---- INPUT DATA

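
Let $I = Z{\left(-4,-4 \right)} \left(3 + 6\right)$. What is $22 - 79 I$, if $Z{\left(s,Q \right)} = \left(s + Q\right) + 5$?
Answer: $2155$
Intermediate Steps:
$Z{\left(s,Q \right)} = 5 + Q + s$ ($Z{\left(s,Q \right)} = \left(Q + s\right) + 5 = 5 + Q + s$)
$I = -27$ ($I = \left(5 - 4 - 4\right) \left(3 + 6\right) = \left(-3\right) 9 = -27$)
$22 - 79 I = 22 - -2133 = 22 + 2133 = 2155$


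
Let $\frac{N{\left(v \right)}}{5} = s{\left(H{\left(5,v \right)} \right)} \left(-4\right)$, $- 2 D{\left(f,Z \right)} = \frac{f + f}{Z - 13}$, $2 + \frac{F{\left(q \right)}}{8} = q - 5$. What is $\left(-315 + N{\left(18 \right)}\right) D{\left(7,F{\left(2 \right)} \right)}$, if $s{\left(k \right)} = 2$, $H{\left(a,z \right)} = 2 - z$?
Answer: $- \frac{2485}{53} \approx -46.887$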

--------

— EXERCISE DETAILS —
Word for word, give the whole listing again.

— ANSWER BELOW —
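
Let $I = Z{\left(-4,-4 \right)} \left(3 + 6\right)$. What is $22 - 79 I$, if $Z{\left(s,Q \right)} = \left(s + Q\right) + 5$?
Answer: $2155$
Intermediate Steps:
$Z{\left(s,Q \right)} = 5 + Q + s$ ($Z{\left(s,Q \right)} = \left(Q + s\right) + 5 = 5 + Q + s$)
$I = -27$ ($I = \left(5 - 4 - 4\right) \left(3 + 6\right) = \left(-3\right) 9 = -27$)
$22 - 79 I = 22 - -2133 = 22 + 2133 = 2155$


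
Let $\frac{N{\left(v \right)}}{5} = s{\left(H{\left(5,v \right)} \right)} \left(-4\right)$, $- 2 D{\left(f,Z \right)} = \frac{f + f}{Z - 13}$, $2 + \frac{F{\left(q \right)}}{8} = q - 5$. What is $\left(-315 + N{\left(18 \right)}\right) D{\left(7,F{\left(2 \right)} \right)}$, if $s{\left(k \right)} = 2$, $H{\left(a,z \right)} = 2 - z$?
Answer: $- \frac{2485}{53} \approx -46.887$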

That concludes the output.